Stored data

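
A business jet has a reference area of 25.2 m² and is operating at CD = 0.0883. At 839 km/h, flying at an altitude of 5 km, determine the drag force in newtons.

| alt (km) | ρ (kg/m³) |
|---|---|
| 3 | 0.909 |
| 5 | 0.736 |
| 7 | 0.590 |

At 5 km, from the table: ρ = 0.736 kg/m³.
Convert speed: v = 839 km/h ÷ 3.6 = 233.1 m/s.
Dynamic pressure q = ½ρv² = ½ × 0.736 × 233.1² = 19990 Pa.
D = q·S·CD = 19990 × 25.2 × 0.0883 = 44500 N ≈ 44.5 kN

D = 44500 N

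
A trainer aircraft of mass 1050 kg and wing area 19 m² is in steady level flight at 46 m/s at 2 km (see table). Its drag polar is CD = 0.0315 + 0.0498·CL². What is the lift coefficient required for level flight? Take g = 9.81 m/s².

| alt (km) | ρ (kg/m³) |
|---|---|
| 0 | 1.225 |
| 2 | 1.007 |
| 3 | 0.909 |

At 2 km, from the table: ρ = 1.007 kg/m³.
Level flight ⇒ L = W = m·g = 1050 × 9.81 = 10300 N.
Dynamic pressure q = 0.5 × 1.007 × 46² = 1065 Pa.
Required CL = L/(qS) = 10300/(1065·19) = 0.5088.

CL = 0.509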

EXERCISE BRIEF: None of the records may be omitted or altered when they are given again.

PROBLEM SOLUTION:
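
A business jet has a reference area of 25.2 m² and is operating at CD = 0.0883. At 839 km/h, flying at an altitude of 5 km, determine the drag force in newtons.

| alt (km) | ρ (kg/m³) |
|---|---|
| 3 | 0.909 |
| 5 | 0.736 |
| 7 | 0.590 |

At 5 km, from the table: ρ = 0.736 kg/m³.
Convert speed: v = 839 km/h ÷ 3.6 = 233.1 m/s.
Dynamic pressure q = ½ρv² = ½ × 0.736 × 233.1² = 19990 Pa.
D = q·S·CD = 19990 × 25.2 × 0.0883 = 44500 N ≈ 44.5 kN

D = 44500 N

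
A trainer aircraft of mass 1050 kg and wing area 19 m² is in steady level flight at 46 m/s at 2 km (see table). Its drag polar is CD = 0.0315 + 0.0498·CL². What is the lift coefficient required for level flight? Take g = 9.81 m/s².

| alt (km) | ρ (kg/m³) |
|---|---|
| 0 | 1.225 |
| 2 | 1.007 |
| 3 | 0.909 |

At 2 km, from the table: ρ = 1.007 kg/m³.
Level flight ⇒ L = W = m·g = 1050 × 9.81 = 10300 N.
Dynamic pressure q = 0.5 × 1.007 × 46² = 1065 Pa.
Required CL = L/(qS) = 10300/(1065·19) = 0.5088.

CL = 0.509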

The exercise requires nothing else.